PROBLEM TO SOLVE:
List each line of the data that holds the string "right", please.

----

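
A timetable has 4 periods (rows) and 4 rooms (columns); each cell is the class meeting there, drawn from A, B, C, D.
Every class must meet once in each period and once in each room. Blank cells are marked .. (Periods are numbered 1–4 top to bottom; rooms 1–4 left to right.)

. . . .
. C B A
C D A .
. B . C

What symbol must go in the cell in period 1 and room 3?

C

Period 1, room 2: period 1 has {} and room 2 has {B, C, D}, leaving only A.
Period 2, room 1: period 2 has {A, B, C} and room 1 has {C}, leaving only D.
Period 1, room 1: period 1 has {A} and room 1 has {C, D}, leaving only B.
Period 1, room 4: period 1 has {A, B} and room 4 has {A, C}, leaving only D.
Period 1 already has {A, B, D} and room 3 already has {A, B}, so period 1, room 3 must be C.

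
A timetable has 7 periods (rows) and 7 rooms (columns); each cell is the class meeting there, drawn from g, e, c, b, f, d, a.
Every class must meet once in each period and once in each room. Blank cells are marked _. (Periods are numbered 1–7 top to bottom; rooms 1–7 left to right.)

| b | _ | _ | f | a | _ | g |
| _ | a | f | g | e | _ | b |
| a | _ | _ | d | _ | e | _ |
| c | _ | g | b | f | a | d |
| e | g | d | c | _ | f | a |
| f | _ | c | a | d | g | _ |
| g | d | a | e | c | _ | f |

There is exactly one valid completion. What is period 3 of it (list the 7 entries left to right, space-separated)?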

----

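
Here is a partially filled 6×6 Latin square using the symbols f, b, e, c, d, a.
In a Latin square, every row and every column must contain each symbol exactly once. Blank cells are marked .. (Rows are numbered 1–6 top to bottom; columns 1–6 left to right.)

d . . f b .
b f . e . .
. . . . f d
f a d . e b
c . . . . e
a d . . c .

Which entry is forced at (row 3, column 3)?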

----

RESPONSE TO THE TASK:
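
Every class must meet once in each period and once in each room. Blank cells are marked .. (Periods are numbered 1–4 top to bottom; rooms 1–4 left to right.)
Every class must meet once in each period and once in each room. Blank cells are marked _. (Periods are numbered 1–7 top to bottom; rooms 1–7 left to right.)
There is exactly one valid completion. What is period 3 of it (list the 7 entries left to right, space-separated)?
In a Latin square, every row and every column must contain each symbol exactly once. Blank cells are marked .. (Rows are numbered 1–6 top to bottom; columns 1–6 left to right.)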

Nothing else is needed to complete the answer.